» **Required action**: I need all the entries repeated exactly as written.
##### Entries provided #####
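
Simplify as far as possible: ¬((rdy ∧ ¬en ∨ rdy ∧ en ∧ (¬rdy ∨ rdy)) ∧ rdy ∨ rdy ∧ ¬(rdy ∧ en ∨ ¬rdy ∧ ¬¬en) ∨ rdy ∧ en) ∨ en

¬((rdy ∧ ¬en ∨ rdy ∧ en ∧ (¬rdy ∨ rdy)) ∧ rdy ∨ rdy ∧ ¬(rdy ∧ en ∨ ¬rdy ∧ ¬¬en) ∨ rdy ∧ en) ∨ en
= ¬((rdy ∧ ¬en ∨ rdy ∧ en ∧ (¬rdy ∨ rdy)) ∧ rdy ∨ rdy ∧ ¬(rdy ∧ en ∨ ¬rdy ∧ en) ∨ rdy ∧ en) ∨ en
= ¬((rdy ∧ ¬en ∨ rdy ∧ en ∧ (¬rdy ∨ rdy)) ∧ rdy ∨ rdy ∧ ¬en ∨ rdy ∧ en) ∨ en
= ¬((rdy ∧ ¬en ∨ rdy ∧ en) ∧ rdy ∨ rdy ∧ ¬en ∨ rdy ∧ en) ∨ en
= ¬(rdy ∧ ¬en ∨ rdy ∧ en) ∨ en
= ¬rdy ∨ en

¬rdy ∨ en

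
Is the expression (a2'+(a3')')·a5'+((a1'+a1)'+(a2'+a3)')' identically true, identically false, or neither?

(a2'+(a3')')·a5'+((a1'+a1)'+(a2'+a3)')'
= (a2'+(a3')')·a5'+(a1'+a1)·(a2'+a3)   — De Morgan
= (a2'+(a3')')·a5'+a2'+a3   — complement / identity
= (a2'+a3)·a5'+a2'+a3   — double negation
= a2'+a3   — absorption
This depends on a2, a3, so it is not a constant.

neither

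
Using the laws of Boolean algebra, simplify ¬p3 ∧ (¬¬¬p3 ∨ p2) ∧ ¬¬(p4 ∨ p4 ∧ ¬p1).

¬p3 ∧ p4

¬p3 ∧ (¬¬¬p3 ∨ p2) ∧ ¬¬(p4 ∨ p4 ∧ ¬p1)
= ¬p3 ∧ (¬p3 ∨ p2) ∧ ¬¬(p4 ∨ p4 ∧ ¬p1)   [double negation]
= ¬p3 ∧ (¬p3 ∨ p2) ∧ (p4 ∨ p4 ∧ ¬p1)   [double negation]
= ¬p3 ∧ (¬p3 ∨ p2) ∧ p4   [absorption]
= ¬p3 ∧ p4   [absorption]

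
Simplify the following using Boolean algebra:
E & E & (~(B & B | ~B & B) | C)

E & (~B | C)

E & E & (~(B & B | ~B & B) | C)
= E & E & (~B | C)   [distribution]
= E & (~B | C)   [idempotence]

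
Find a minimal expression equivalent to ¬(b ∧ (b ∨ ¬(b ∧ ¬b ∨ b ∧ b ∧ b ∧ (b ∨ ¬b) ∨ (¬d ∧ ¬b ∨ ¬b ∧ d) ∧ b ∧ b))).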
#####
» **Response below**:
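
Simplify as far as possible: ¬((rdy ∧ ¬en ∨ rdy ∧ en ∧ (¬rdy ∨ rdy)) ∧ rdy ∨ rdy ∧ ¬(rdy ∧ en ∨ ¬rdy ∧ ¬¬en) ∨ rdy ∧ en) ∨ en

¬((rdy ∧ ¬en ∨ rdy ∧ en ∧ (¬rdy ∨ rdy)) ∧ rdy ∨ rdy ∧ ¬(rdy ∧ en ∨ ¬rdy ∧ ¬¬en) ∨ rdy ∧ en) ∨ en
= ¬((rdy ∧ ¬en ∨ rdy ∧ en ∧ (¬rdy ∨ rdy)) ∧ rdy ∨ rdy ∧ ¬(rdy ∧ en ∨ ¬rdy ∧ en) ∨ rdy ∧ en) ∨ en
= ¬((rdy ∧ ¬en ∨ rdy ∧ en ∧ (¬rdy ∨ rdy)) ∧ rdy ∨ rdy ∧ ¬en ∨ rdy ∧ en) ∨ en
= ¬((rdy ∧ ¬en ∨ rdy ∧ en) ∧ rdy ∨ rdy ∧ ¬en ∨ rdy ∧ en) ∨ en
= ¬(rdy ∧ ¬en ∨ rdy ∧ en) ∨ en
= ¬rdy ∨ en

¬rdy ∨ en

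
Is the expression (a2'+(a3')')·a5'+((a1'+a1)'+(a2'+a3)')' identically true, identically false, or neither?

(a2'+(a3')')·a5'+((a1'+a1)'+(a2'+a3)')'
= (a2'+(a3')')·a5'+(a1'+a1)·(a2'+a3)   — De Morgan
= (a2'+(a3')')·a5'+a2'+a3   — complement / identity
= (a2'+a3)·a5'+a2'+a3   — double negation
= a2'+a3   — absorption
This depends on a2, a3, so it is not a constant.

neither

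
Using the laws of Boolean algebra, simplify ¬p3 ∧ (¬¬¬p3 ∨ p2) ∧ ¬¬(p4 ∨ p4 ∧ ¬p1).

¬p3 ∧ p4

¬p3 ∧ (¬¬¬p3 ∨ p2) ∧ ¬¬(p4 ∨ p4 ∧ ¬p1)
= ¬p3 ∧ (¬p3 ∨ p2) ∧ ¬¬(p4 ∨ p4 ∧ ¬p1)   [double negation]
= ¬p3 ∧ (¬p3 ∨ p2) ∧ (p4 ∨ p4 ∧ ¬p1)   [double negation]
= ¬p3 ∧ (¬p3 ∨ p2) ∧ p4   [absorption]
= ¬p3 ∧ p4   [absorption]

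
Simplify the following using Boolean algebra:
E & E & (~(B & B | ~B & B) | C)

E & (~B | C)

E & E & (~(B & B | ~B & B) | C)
= E & E & (~B | C)   [distribution]
= E & (~B | C)   [idempotence]

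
Find a minimal expression equivalent to ¬(b ∧ (b ∨ ¬(b ∧ ¬b ∨ b ∧ b ∧ b ∧ (b ∨ ¬b) ∨ (¬d ∧ ¬b ∨ ¬b ∧ d) ∧ b ∧ b))).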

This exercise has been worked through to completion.